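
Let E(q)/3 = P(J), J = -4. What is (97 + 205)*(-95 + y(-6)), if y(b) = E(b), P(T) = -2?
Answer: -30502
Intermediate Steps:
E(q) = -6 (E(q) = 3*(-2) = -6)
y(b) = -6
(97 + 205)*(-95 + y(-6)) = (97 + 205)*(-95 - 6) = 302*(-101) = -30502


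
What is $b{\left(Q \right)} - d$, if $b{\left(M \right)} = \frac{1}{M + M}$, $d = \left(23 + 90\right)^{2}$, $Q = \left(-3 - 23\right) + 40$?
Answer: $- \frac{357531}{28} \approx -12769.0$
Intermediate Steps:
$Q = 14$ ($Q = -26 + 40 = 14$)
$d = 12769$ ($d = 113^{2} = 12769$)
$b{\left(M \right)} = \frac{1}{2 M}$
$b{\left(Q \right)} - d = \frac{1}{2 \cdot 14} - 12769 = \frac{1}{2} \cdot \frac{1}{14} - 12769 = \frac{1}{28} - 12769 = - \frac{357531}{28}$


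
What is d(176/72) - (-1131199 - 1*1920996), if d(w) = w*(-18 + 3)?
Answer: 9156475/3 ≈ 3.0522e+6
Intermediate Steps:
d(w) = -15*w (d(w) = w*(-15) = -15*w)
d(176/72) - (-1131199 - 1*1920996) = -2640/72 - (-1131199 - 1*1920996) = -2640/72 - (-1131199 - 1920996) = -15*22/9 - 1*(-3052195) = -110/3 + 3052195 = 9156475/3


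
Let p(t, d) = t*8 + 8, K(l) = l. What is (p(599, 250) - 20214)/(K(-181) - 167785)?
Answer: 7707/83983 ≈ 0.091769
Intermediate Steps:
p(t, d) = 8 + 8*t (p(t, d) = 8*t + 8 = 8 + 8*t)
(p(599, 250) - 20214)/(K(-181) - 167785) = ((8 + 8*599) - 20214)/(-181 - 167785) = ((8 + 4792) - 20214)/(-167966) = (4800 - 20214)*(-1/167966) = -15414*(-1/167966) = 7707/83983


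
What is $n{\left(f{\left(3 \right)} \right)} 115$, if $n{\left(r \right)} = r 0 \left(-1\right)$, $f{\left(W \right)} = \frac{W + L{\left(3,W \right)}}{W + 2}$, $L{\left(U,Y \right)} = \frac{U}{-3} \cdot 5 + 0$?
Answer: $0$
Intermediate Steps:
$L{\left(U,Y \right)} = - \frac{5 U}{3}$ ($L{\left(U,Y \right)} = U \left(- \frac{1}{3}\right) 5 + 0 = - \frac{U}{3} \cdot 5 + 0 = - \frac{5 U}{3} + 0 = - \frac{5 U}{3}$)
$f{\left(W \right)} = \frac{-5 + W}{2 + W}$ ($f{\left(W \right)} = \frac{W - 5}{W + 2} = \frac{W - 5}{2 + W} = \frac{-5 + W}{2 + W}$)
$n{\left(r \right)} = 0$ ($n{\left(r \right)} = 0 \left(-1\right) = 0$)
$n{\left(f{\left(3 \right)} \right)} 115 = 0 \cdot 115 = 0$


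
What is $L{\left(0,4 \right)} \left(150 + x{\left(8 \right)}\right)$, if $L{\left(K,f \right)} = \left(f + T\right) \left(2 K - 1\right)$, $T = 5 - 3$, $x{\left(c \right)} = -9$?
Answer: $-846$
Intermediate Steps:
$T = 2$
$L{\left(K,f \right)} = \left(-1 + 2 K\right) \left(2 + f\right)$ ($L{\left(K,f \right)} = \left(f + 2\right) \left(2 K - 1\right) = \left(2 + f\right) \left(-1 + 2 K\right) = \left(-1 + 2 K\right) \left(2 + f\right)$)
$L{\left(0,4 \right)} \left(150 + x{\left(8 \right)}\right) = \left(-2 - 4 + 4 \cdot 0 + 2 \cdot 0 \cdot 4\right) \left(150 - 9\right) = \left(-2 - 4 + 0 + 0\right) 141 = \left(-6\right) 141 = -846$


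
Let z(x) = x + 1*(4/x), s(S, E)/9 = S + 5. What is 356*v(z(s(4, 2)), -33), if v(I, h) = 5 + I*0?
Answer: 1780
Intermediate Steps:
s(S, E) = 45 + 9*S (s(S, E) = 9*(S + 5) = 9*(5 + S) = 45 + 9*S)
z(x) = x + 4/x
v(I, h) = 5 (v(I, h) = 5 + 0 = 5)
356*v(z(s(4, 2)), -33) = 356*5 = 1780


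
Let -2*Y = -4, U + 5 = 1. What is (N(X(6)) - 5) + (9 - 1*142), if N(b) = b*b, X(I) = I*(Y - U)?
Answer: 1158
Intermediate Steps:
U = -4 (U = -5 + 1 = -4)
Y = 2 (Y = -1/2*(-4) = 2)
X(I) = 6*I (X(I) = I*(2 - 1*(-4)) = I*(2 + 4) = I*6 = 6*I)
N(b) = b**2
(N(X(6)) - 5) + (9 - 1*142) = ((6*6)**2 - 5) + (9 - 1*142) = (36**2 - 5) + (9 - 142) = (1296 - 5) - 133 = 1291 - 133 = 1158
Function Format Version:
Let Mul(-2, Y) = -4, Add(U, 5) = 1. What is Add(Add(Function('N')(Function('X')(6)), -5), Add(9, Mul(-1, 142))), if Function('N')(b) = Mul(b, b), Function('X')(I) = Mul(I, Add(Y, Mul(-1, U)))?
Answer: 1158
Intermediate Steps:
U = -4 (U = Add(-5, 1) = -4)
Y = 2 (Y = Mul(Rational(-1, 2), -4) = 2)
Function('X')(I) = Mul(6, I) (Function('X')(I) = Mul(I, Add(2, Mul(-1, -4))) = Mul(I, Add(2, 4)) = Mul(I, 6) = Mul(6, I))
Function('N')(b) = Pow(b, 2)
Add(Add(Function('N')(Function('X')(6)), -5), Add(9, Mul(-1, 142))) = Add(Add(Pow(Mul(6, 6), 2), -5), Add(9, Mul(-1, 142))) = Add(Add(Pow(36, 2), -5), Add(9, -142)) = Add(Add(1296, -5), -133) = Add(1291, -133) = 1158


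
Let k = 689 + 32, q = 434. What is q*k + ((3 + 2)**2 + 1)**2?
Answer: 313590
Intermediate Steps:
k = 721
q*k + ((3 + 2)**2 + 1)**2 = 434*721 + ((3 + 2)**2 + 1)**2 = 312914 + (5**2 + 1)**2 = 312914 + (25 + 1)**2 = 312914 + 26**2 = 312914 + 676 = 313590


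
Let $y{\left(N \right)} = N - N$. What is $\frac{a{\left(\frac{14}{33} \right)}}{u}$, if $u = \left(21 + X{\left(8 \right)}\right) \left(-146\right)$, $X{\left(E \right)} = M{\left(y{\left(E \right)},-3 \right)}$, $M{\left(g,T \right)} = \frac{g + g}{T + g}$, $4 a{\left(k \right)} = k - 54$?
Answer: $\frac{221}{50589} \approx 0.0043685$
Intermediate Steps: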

┄┄┄┄┄┄┄┄┄┄

#### [Task to complete]
From the entries above, extract each line containing "Answer".

#### [Solved problem]
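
Answer: -30502
Answer: $- \frac{357531}{28} \approx -12769.0$
Answer: 9156475/3 ≈ 3.0522e+6
Answer: 7707/83983 ≈ 0.091769
Answer: $0$
Answer: $-846$
Answer: 1780
Answer: 1158
Answer: 1158
Answer: 313590
Answer: $\frac{221}{50589} \approx 0.0043685$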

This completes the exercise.